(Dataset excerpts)
■ ■ ■
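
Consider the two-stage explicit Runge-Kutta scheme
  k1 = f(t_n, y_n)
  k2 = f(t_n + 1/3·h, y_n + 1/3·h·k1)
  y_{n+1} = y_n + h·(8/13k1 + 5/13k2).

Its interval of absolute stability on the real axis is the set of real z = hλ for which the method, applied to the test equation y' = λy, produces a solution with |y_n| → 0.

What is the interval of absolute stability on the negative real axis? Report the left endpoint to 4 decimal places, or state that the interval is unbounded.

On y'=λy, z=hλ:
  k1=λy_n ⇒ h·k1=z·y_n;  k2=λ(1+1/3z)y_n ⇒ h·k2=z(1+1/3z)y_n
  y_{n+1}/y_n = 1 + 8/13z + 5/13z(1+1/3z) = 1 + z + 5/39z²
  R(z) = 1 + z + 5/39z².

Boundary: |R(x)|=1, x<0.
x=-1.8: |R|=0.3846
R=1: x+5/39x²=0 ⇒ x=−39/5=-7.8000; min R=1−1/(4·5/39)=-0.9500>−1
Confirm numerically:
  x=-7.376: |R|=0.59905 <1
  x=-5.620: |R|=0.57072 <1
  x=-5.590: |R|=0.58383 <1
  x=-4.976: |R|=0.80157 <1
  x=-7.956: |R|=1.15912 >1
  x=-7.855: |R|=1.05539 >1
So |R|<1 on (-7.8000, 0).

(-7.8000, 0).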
■ ■ ■
▶ _Assignment_
Reproduce the lines of the records exactly, from the first one through the line that contains "Its interval of".

▶ _Solution for this task_
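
Consider the two-stage explicit Runge-Kutta scheme
  k1 = f(t_n, y_n)
  k2 = f(t_n + 1/3·h, y_n + 1/3·h·k1)
  y_{n+1} = y_n + h·(8/13k1 + 5/13k2).

Its interval of absolute stability on the real axis is the set of real z = hλ for which the method, applied to the test equation y' = λy, produces a solution with |y_n| → 0.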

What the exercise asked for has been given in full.